##### Working data #####

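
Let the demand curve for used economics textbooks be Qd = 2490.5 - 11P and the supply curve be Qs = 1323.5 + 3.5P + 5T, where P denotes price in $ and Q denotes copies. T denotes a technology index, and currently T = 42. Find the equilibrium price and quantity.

P* = 66, Q* = 1764.5

With T = 42, supply is Qs = 1533.5 + 3.5P.
Set Qd = Qs: 2490.5 - 11P = 1533.5 + 3.5P, so 957 = 14.5P and P* = 66.
Then Q* = 2490.5 - 11(66) = 1764.5.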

#####

• _Work item_
Print every record exactly as written.

• _Output of the exercise_
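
Let the demand curve for used economics textbooks be Qd = 2490.5 - 11P and the supply curve be Qs = 1323.5 + 3.5P + 5T, where P denotes price in $ and Q denotes copies. T denotes a technology index, and currently T = 42. Find the equilibrium price and quantity.

P* = 66, Q* = 1764.5

With T = 42, supply is Qs = 1533.5 + 3.5P.
Set Qd = Qs: 2490.5 - 11P = 1533.5 + 3.5P, so 957 = 14.5P and P* = 66.
Then Q* = 2490.5 - 11(66) = 1764.5.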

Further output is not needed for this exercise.